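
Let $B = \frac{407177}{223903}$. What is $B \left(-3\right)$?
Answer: $- \frac{1221531}{223903} \approx -5.4556$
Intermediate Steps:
$B = \frac{407177}{223903}$ ($B = 407177 \cdot \frac{1}{223903} = \frac{407177}{223903} \approx 1.8185$)
$B \left(-3\right) = \frac{407177}{223903} \left(-3\right) = - \frac{1221531}{223903}$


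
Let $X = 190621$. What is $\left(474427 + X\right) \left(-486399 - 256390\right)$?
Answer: $-493990338872$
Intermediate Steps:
$\left(474427 + X\right) \left(-486399 - 256390\right) = \left(474427 + 190621\right) \left(-486399 - 256390\right) = 665048 \left(-742789\right) = -493990338872$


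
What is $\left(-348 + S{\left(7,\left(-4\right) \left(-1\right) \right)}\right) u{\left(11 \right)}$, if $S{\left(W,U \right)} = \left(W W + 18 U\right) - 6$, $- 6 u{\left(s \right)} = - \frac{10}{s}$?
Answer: $- \frac{1165}{33} \approx -35.303$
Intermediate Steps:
$u{\left(s \right)} = \frac{5}{3 s}$ ($u{\left(s \right)} = - \frac{\left(-10\right) \frac{1}{s}}{6} = \frac{5}{3 s}$)
$S{\left(W,U \right)} = -6 + W^{2} + 18 U$ ($S{\left(W,U \right)} = \left(W^{2} + 18 U\right) - 6 = -6 + W^{2} + 18 U$)
$\left(-348 + S{\left(7,\left(-4\right) \left(-1\right) \right)}\right) u{\left(11 \right)} = \left(-348 + \left(-6 + 7^{2} + 18 \left(\left(-4\right) \left(-1\right)\right)\right)\right) \frac{5}{3 \cdot 11} = \left(-348 + \left(-6 + 49 + 18 \cdot 4\right)\right) \frac{5}{3} \cdot \frac{1}{11} = \left(-348 + \left(-6 + 49 + 72\right)\right) \frac{5}{33} = \left(-348 + 115\right) \frac{5}{33} = \left(-233\right) \frac{5}{33} = - \frac{1165}{33}$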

• Exercise description
Would you write out the whole listing word for word?

• Response for this exercise
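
Let $B = \frac{407177}{223903}$. What is $B \left(-3\right)$?
Answer: $- \frac{1221531}{223903} \approx -5.4556$
Intermediate Steps:
$B = \frac{407177}{223903}$ ($B = 407177 \cdot \frac{1}{223903} = \frac{407177}{223903} \approx 1.8185$)
$B \left(-3\right) = \frac{407177}{223903} \left(-3\right) = - \frac{1221531}{223903}$


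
Let $X = 190621$. What is $\left(474427 + X\right) \left(-486399 - 256390\right)$?
Answer: $-493990338872$
Intermediate Steps:
$\left(474427 + X\right) \left(-486399 - 256390\right) = \left(474427 + 190621\right) \left(-486399 - 256390\right) = 665048 \left(-742789\right) = -493990338872$


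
What is $\left(-348 + S{\left(7,\left(-4\right) \left(-1\right) \right)}\right) u{\left(11 \right)}$, if $S{\left(W,U \right)} = \left(W W + 18 U\right) - 6$, $- 6 u{\left(s \right)} = - \frac{10}{s}$?
Answer: $- \frac{1165}{33} \approx -35.303$
Intermediate Steps:
$u{\left(s \right)} = \frac{5}{3 s}$ ($u{\left(s \right)} = - \frac{\left(-10\right) \frac{1}{s}}{6} = \frac{5}{3 s}$)
$S{\left(W,U \right)} = -6 + W^{2} + 18 U$ ($S{\left(W,U \right)} = \left(W^{2} + 18 U\right) - 6 = -6 + W^{2} + 18 U$)
$\left(-348 + S{\left(7,\left(-4\right) \left(-1\right) \right)}\right) u{\left(11 \right)} = \left(-348 + \left(-6 + 7^{2} + 18 \left(\left(-4\right) \left(-1\right)\right)\right)\right) \frac{5}{3 \cdot 11} = \left(-348 + \left(-6 + 49 + 18 \cdot 4\right)\right) \frac{5}{3} \cdot \frac{1}{11} = \left(-348 + \left(-6 + 49 + 72\right)\right) \frac{5}{33} = \left(-348 + 115\right) \frac{5}{33} = \left(-233\right) \frac{5}{33} = - \frac{1165}{33}$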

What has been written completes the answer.